--- START ---

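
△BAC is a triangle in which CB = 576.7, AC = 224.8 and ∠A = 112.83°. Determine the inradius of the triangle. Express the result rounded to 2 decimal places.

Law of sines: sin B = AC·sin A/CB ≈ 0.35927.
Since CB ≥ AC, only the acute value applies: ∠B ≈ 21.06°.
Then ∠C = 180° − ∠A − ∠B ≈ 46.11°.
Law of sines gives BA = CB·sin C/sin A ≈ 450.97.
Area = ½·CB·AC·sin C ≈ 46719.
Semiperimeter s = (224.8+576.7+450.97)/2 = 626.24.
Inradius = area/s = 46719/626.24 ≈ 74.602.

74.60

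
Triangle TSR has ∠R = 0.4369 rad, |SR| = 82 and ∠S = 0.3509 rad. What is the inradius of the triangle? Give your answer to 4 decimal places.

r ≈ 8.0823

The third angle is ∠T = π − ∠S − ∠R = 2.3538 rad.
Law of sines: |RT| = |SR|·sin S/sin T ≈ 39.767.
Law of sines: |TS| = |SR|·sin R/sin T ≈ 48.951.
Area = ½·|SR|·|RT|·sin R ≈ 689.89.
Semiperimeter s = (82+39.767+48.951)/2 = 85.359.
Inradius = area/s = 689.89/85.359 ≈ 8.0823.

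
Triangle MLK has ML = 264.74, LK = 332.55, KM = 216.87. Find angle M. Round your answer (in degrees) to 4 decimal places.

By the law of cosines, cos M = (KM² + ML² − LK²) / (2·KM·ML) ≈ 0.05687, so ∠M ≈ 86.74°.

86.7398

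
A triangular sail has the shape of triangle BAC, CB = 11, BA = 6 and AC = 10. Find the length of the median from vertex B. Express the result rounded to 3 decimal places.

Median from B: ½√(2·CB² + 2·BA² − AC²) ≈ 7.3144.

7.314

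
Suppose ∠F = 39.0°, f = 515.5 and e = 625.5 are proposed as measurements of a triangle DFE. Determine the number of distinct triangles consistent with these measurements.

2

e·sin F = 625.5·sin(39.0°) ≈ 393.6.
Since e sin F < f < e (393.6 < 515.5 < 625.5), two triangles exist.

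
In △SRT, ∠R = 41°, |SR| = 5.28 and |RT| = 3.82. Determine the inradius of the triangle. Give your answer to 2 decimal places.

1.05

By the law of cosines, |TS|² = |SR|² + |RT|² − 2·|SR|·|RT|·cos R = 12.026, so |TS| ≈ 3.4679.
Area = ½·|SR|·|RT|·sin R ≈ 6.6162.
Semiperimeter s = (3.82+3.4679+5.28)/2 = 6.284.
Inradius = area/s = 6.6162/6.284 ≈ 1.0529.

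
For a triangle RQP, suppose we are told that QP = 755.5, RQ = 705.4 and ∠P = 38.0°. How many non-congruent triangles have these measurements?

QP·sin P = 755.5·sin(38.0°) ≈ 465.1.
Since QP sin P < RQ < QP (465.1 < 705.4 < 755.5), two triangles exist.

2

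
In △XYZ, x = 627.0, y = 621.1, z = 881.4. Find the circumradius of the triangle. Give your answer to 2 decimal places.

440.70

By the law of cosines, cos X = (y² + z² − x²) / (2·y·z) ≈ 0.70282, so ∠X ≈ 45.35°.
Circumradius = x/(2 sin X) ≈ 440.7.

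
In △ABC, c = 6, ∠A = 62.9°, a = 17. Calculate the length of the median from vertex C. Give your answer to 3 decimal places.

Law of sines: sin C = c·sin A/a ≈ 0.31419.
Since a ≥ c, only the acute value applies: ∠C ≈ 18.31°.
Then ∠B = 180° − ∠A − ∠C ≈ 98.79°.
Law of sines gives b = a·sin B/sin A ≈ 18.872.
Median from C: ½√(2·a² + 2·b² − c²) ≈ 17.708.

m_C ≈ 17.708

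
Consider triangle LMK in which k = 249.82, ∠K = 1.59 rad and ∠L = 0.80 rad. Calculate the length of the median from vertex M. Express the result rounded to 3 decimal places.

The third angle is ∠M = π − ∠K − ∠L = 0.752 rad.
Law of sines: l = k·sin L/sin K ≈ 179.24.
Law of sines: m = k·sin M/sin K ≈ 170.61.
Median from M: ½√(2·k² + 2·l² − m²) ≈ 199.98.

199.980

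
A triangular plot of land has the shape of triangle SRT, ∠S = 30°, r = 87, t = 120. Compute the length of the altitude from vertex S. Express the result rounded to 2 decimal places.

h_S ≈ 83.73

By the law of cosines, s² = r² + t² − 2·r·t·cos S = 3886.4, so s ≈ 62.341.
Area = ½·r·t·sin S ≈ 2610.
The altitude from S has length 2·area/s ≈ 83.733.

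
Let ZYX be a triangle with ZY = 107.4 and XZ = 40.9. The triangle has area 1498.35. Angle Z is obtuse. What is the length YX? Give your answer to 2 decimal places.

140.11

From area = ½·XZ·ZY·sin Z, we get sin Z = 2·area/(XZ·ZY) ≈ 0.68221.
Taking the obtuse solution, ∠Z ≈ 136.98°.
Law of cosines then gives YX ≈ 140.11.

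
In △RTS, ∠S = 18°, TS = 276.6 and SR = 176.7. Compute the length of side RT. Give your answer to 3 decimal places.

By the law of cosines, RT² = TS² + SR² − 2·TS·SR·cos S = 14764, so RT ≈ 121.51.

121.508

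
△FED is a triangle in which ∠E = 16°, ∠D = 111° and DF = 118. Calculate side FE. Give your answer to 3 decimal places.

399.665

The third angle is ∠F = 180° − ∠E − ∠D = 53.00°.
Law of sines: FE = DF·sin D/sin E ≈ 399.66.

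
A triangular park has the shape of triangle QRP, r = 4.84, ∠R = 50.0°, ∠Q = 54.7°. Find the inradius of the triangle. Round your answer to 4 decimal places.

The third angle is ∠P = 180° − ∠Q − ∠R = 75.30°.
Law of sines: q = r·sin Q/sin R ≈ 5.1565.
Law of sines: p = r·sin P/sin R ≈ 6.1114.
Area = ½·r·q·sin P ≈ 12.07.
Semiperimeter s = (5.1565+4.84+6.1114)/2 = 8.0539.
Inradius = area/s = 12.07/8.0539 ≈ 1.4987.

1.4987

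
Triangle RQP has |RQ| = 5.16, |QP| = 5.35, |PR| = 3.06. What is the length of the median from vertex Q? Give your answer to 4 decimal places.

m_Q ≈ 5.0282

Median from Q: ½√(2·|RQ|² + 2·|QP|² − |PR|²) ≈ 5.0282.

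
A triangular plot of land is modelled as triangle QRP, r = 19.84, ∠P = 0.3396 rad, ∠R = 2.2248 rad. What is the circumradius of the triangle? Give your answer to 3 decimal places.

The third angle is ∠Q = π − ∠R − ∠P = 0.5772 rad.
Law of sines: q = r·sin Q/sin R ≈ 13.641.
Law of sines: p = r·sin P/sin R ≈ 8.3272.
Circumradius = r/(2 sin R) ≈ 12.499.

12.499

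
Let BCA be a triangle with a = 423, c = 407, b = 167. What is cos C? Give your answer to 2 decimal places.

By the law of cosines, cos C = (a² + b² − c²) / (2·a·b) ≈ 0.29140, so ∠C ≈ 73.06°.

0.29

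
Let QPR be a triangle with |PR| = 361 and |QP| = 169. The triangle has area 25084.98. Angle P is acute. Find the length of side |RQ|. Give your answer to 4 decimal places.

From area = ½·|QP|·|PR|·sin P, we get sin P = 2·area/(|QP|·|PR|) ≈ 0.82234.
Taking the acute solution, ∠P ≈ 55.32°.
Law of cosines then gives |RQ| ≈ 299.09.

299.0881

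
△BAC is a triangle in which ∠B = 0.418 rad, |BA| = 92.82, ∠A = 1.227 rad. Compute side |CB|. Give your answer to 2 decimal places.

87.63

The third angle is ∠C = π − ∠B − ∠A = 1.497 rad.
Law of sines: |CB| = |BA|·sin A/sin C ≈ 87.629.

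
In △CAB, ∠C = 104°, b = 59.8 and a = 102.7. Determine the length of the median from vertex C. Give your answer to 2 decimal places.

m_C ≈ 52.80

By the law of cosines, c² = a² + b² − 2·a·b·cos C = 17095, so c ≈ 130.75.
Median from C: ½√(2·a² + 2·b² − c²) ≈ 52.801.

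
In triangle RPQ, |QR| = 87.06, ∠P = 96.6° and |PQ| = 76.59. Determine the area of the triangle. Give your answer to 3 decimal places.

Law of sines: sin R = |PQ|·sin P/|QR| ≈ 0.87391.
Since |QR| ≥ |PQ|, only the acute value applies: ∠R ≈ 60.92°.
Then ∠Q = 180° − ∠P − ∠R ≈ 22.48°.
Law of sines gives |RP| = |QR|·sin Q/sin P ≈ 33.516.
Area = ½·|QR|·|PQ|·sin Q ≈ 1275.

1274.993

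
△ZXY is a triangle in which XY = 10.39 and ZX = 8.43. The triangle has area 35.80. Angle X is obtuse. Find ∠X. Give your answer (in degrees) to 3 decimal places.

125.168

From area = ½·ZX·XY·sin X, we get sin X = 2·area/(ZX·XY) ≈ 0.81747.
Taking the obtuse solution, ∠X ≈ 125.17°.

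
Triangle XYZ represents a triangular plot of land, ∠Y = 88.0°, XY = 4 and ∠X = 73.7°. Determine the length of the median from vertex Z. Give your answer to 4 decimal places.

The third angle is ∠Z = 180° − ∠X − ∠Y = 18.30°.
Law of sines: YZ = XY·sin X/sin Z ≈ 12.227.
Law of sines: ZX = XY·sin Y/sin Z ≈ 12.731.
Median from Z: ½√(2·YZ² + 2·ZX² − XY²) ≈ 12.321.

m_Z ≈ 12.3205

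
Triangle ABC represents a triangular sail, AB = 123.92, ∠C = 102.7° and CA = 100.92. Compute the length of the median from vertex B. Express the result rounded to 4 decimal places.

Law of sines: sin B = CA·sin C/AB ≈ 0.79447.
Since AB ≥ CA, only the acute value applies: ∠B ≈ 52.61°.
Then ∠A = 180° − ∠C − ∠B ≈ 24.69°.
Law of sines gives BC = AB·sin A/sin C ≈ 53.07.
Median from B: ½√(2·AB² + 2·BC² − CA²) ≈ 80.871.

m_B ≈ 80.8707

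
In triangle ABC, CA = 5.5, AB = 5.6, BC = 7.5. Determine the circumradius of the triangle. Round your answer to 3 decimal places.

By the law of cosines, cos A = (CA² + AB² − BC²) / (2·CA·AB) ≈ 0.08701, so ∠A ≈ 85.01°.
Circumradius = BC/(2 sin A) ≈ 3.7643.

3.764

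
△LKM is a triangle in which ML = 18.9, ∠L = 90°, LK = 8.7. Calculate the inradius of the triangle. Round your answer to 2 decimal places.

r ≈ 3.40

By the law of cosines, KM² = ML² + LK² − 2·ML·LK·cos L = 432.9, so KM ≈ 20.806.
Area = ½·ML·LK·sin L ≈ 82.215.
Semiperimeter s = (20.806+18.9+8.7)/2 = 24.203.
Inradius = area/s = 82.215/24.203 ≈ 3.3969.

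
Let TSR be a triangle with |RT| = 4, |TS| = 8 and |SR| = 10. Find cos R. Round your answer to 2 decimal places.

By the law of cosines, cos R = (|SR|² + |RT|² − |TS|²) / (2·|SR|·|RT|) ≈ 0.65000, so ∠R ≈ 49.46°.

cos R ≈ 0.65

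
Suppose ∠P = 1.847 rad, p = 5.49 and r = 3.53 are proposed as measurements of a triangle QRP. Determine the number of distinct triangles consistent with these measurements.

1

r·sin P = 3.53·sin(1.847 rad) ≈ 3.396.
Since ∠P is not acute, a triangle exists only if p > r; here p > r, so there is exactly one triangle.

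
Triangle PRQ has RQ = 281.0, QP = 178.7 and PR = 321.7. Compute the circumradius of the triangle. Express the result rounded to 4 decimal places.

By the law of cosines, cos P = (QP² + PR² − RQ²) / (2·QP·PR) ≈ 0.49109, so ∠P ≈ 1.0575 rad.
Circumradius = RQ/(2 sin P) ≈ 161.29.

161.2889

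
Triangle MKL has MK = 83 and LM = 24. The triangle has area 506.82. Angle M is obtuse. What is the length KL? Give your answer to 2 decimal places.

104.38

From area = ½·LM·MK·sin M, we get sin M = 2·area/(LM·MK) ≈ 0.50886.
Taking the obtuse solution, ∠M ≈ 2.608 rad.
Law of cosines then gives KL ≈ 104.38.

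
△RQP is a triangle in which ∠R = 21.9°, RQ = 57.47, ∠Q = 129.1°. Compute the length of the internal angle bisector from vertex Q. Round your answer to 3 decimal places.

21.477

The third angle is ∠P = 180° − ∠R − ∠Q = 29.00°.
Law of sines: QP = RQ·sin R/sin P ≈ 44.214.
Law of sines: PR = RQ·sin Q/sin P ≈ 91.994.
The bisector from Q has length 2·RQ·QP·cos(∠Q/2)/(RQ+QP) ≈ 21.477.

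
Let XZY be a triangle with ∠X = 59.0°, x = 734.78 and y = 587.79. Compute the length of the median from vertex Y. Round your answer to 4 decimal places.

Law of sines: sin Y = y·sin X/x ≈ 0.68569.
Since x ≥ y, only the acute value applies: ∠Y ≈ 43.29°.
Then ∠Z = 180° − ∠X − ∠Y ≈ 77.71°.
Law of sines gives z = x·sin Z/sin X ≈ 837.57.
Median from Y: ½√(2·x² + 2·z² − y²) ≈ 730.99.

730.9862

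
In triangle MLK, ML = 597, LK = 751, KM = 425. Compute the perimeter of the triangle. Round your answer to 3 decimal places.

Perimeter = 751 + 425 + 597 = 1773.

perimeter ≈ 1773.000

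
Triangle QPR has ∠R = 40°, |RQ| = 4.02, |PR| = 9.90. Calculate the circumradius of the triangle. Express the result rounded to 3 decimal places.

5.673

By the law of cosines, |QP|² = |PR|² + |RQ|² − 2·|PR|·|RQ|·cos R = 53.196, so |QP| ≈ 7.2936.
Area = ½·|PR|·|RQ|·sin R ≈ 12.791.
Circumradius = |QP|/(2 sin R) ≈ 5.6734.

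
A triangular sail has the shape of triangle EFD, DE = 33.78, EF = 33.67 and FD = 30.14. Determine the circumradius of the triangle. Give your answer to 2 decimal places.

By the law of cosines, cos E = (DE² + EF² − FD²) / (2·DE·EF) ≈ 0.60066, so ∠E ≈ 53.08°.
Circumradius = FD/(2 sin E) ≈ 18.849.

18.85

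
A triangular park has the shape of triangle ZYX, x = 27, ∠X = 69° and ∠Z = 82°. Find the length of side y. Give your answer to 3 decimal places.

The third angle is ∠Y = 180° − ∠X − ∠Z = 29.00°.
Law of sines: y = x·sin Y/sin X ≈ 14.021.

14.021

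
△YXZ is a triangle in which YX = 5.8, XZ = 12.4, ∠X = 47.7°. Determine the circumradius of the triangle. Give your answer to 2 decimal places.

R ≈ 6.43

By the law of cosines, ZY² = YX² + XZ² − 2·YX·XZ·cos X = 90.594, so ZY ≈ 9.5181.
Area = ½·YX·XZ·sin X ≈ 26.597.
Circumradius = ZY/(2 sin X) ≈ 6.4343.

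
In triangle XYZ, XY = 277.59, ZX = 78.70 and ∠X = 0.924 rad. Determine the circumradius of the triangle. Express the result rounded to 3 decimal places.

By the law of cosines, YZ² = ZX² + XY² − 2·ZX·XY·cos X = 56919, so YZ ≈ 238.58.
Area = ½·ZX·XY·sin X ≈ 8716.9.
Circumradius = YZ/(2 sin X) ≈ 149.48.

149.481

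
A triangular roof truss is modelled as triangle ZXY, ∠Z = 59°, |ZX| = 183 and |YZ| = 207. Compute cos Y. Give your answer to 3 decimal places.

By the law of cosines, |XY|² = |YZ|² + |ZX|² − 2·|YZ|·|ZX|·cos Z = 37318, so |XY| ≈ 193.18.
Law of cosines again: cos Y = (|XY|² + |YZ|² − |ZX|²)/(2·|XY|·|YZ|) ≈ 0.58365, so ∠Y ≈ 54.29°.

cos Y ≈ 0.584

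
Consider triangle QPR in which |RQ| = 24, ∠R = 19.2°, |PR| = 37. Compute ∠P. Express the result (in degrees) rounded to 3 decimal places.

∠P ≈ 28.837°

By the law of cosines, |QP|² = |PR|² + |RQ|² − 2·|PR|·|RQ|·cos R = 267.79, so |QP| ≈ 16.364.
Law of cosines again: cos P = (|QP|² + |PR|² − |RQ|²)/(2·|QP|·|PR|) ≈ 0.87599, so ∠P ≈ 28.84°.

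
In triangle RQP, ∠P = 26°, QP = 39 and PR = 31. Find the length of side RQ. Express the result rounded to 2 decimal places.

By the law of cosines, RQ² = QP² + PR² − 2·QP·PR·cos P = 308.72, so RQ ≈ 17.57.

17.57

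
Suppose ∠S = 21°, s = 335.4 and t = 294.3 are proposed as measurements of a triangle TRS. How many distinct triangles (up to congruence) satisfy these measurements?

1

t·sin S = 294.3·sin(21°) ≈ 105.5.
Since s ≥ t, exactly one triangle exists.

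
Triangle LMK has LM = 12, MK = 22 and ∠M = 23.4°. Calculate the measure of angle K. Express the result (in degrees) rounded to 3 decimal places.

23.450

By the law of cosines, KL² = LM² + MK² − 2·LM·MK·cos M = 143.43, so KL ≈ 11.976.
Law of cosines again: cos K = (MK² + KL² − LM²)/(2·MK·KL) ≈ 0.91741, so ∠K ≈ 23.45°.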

--- END ---

Aim of the task: When you reach the line that contains "In triangle RQP, ∠P" in the material above, please copy it and every line after it exactly, stopping only at the last line.

Answer space:
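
In triangle RQP, ∠P = 26°, QP = 39 and PR = 31. Find the length of side RQ. Express the result rounded to 2 decimal places.

By the law of cosines, RQ² = QP² + PR² − 2·QP·PR·cos P = 308.72, so RQ ≈ 17.57.

17.57

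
Suppose ∠S = 21°, s = 335.4 and t = 294.3 are proposed as measurements of a triangle TRS. How many distinct triangles (up to congruence) satisfy these measurements?

1

t·sin S = 294.3·sin(21°) ≈ 105.5.
Since s ≥ t, exactly one triangle exists.

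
Triangle LMK has LM = 12, MK = 22 and ∠M = 23.4°. Calculate the measure of angle K. Express the result (in degrees) rounded to 3 decimal places.

23.450

By the law of cosines, KL² = LM² + MK² − 2·LM·MK·cos M = 143.43, so KL ≈ 11.976.
Law of cosines again: cos K = (MK² + KL² − LM²)/(2·MK·KL) ≈ 0.91741, so ∠K ≈ 23.45°.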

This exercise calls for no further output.